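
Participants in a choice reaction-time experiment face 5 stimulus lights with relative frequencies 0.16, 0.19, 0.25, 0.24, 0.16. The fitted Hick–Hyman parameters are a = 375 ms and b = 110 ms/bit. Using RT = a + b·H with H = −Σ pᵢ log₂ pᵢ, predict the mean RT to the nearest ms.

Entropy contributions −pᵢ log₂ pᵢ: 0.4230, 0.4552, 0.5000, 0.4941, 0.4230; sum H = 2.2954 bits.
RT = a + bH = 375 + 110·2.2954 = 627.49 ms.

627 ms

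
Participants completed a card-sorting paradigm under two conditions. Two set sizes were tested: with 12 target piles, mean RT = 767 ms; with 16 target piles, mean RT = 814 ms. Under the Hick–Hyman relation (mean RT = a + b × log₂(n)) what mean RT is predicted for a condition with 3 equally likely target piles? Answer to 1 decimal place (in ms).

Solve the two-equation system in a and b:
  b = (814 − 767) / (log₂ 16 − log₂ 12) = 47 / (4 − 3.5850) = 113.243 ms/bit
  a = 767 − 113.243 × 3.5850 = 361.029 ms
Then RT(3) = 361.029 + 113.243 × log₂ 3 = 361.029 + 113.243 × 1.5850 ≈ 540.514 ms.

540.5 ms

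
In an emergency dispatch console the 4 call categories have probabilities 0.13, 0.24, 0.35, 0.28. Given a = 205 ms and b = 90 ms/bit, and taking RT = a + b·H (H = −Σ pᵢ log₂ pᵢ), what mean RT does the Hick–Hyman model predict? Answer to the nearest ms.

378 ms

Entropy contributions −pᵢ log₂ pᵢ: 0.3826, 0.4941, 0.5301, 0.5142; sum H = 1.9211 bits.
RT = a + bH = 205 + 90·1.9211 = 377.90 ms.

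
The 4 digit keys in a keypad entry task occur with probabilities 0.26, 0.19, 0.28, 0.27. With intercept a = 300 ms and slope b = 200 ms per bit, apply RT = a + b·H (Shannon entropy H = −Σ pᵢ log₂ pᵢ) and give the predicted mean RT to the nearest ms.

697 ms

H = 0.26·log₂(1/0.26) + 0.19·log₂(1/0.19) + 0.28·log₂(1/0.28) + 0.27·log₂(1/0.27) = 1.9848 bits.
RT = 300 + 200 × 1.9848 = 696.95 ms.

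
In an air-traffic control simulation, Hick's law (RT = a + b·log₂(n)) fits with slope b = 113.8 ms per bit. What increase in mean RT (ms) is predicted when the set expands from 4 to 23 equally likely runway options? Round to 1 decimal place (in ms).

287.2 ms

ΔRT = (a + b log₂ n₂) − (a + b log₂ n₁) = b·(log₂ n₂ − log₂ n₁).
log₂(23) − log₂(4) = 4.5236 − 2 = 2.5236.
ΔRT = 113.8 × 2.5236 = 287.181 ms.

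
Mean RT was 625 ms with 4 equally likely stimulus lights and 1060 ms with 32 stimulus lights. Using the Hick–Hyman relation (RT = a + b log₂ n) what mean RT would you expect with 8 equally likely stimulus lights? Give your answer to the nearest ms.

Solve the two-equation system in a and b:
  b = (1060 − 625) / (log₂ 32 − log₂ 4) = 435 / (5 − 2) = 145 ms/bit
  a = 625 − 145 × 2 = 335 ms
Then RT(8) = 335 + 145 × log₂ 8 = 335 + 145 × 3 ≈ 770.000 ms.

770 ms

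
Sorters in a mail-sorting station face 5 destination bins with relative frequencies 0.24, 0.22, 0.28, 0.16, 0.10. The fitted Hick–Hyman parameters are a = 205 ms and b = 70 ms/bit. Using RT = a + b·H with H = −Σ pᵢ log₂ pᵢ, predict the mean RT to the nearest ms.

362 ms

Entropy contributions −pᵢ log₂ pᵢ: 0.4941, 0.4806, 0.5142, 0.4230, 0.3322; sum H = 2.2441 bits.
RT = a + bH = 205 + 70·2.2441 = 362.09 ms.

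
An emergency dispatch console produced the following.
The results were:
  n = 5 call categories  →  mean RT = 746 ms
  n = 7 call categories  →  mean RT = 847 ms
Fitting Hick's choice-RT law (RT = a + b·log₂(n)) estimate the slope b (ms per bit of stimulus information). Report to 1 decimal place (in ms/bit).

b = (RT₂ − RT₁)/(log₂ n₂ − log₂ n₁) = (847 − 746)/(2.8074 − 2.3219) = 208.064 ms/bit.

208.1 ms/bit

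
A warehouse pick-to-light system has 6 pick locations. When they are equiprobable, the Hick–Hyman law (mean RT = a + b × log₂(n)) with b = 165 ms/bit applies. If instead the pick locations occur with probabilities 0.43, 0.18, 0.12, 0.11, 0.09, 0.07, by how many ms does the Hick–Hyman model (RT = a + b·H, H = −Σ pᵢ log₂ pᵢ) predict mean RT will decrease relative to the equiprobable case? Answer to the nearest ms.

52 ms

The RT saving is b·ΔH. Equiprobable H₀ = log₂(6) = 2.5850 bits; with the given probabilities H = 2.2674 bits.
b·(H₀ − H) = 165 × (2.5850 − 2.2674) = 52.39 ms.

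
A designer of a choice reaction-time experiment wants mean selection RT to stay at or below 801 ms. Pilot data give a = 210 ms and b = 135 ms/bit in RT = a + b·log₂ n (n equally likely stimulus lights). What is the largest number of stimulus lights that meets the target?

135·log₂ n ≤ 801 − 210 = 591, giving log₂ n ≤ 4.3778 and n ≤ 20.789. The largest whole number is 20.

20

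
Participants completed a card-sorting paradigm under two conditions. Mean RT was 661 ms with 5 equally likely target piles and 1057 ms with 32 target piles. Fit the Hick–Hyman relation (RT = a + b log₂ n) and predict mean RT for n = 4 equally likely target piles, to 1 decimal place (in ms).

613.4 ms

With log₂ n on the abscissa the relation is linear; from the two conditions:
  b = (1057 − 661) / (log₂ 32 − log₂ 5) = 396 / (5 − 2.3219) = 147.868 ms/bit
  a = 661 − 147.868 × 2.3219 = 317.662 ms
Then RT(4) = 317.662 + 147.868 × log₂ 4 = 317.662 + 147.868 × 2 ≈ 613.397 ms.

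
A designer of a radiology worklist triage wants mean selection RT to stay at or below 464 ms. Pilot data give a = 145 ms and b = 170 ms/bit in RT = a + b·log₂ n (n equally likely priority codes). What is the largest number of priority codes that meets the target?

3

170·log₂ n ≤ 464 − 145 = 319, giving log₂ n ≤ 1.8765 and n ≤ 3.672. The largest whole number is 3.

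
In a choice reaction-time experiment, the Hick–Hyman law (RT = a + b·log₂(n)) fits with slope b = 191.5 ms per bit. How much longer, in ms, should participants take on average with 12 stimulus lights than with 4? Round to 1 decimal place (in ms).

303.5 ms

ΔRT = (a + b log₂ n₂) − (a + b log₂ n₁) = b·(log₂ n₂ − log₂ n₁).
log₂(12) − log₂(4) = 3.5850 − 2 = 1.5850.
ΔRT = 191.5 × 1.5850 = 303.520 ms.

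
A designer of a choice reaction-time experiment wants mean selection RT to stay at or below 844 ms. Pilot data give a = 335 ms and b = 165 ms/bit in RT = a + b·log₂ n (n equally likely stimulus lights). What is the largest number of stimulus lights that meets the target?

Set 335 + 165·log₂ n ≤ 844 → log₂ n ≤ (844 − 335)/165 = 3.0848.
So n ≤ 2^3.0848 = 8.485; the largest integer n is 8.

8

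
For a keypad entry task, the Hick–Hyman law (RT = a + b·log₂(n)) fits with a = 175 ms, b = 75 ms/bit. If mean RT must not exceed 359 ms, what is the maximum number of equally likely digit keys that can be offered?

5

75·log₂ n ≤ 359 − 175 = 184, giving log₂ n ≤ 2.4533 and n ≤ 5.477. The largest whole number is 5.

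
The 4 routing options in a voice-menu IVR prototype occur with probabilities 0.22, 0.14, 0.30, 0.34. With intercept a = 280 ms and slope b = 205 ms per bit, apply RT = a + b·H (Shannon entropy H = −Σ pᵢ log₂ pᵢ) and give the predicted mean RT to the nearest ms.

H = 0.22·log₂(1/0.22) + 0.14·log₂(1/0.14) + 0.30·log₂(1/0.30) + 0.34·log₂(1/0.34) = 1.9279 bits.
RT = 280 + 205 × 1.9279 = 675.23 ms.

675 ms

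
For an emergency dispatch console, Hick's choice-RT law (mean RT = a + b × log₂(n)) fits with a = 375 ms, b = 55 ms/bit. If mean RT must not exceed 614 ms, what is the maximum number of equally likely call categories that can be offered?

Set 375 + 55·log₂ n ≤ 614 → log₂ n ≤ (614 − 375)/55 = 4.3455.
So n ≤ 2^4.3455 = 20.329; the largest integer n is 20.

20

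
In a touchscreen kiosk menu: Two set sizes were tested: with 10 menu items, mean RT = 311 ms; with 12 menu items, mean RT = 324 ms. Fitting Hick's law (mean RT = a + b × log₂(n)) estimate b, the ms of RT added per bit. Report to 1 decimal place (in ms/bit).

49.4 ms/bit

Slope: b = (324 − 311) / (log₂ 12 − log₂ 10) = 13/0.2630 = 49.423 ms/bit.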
════════════════════
== WHAT YOU HAVE TO DO ==
Please copy, exactly and with nothing else, the lines above beginning at the line that has "In an air-traffic" and ending with the line that has "n = 7 call categories".

== RESPONSE TO THE TASK ==
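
In an air-traffic control simulation, Hick's law (RT = a + b·log₂(n)) fits with slope b = 113.8 ms per bit. What increase in mean RT (ms) is predicted when the set expands from 4 to 23 equally likely runway options? Round to 1 decimal place (in ms).

287.2 ms

ΔRT = (a + b log₂ n₂) − (a + b log₂ n₁) = b·(log₂ n₂ − log₂ n₁).
log₂(23) − log₂(4) = 4.5236 − 2 = 2.5236.
ΔRT = 113.8 × 2.5236 = 287.181 ms.

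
Mean RT was 625 ms with 4 equally likely stimulus lights and 1060 ms with 32 stimulus lights. Using the Hick–Hyman relation (RT = a + b log₂ n) what mean RT would you expect with 8 equally likely stimulus lights? Give your answer to the nearest ms.

Solve the two-equation system in a and b:
  b = (1060 − 625) / (log₂ 32 − log₂ 4) = 435 / (5 − 2) = 145 ms/bit
  a = 625 − 145 × 2 = 335 ms
Then RT(8) = 335 + 145 × log₂ 8 = 335 + 145 × 3 ≈ 770.000 ms.

770 ms

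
Sorters in a mail-sorting station face 5 destination bins with relative frequencies 0.24, 0.22, 0.28, 0.16, 0.10. The fitted Hick–Hyman parameters are a = 205 ms and b = 70 ms/bit. Using RT = a + b·H with H = −Σ pᵢ log₂ pᵢ, predict the mean RT to the nearest ms.

362 ms

Entropy contributions −pᵢ log₂ pᵢ: 0.4941, 0.4806, 0.5142, 0.4230, 0.3322; sum H = 2.2441 bits.
RT = a + bH = 205 + 70·2.2441 = 362.09 ms.

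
An emergency dispatch console produced the following.
The results were:
  n = 5 call categories  →  mean RT = 746 ms
  n = 7 call categories  →  mean RT = 847 ms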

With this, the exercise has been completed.